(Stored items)
---
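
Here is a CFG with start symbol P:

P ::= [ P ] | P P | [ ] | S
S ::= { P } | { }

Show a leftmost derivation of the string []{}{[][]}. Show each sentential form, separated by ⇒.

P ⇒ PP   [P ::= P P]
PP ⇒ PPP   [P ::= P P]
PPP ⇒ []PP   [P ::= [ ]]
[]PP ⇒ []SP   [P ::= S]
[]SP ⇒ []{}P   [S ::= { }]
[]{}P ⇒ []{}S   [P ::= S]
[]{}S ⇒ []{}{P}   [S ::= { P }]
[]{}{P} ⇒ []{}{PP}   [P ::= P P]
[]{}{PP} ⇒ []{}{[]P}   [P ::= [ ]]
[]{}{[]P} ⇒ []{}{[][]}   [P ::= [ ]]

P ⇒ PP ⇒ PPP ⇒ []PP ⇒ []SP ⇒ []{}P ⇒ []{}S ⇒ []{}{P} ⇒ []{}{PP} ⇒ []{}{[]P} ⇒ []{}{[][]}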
---
● **PROBLEM STATEMENT**: No line before the one with "Show a leftmost" belongs in the answer; copy that line and the rest of the records exactly.

● **OUTPUT OF THE TASK**:
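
Show a leftmost derivation of the string []{}{[][]}. Show each sentential form, separated by ⇒.

P ⇒ PP   [P ::= P P]
PP ⇒ PPP   [P ::= P P]
PPP ⇒ []PP   [P ::= [ ]]
[]PP ⇒ []SP   [P ::= S]
[]SP ⇒ []{}P   [S ::= { }]
[]{}P ⇒ []{}S   [P ::= S]
[]{}S ⇒ []{}{P}   [S ::= { P }]
[]{}{P} ⇒ []{}{PP}   [P ::= P P]
[]{}{PP} ⇒ []{}{[]P}   [P ::= [ ]]
[]{}{[]P} ⇒ []{}{[][]}   [P ::= [ ]]

P ⇒ PP ⇒ PPP ⇒ []PP ⇒ []SP ⇒ []{}P ⇒ []{}S ⇒ []{}{P} ⇒ []{}{PP} ⇒ []{}{[]P} ⇒ []{}{[][]}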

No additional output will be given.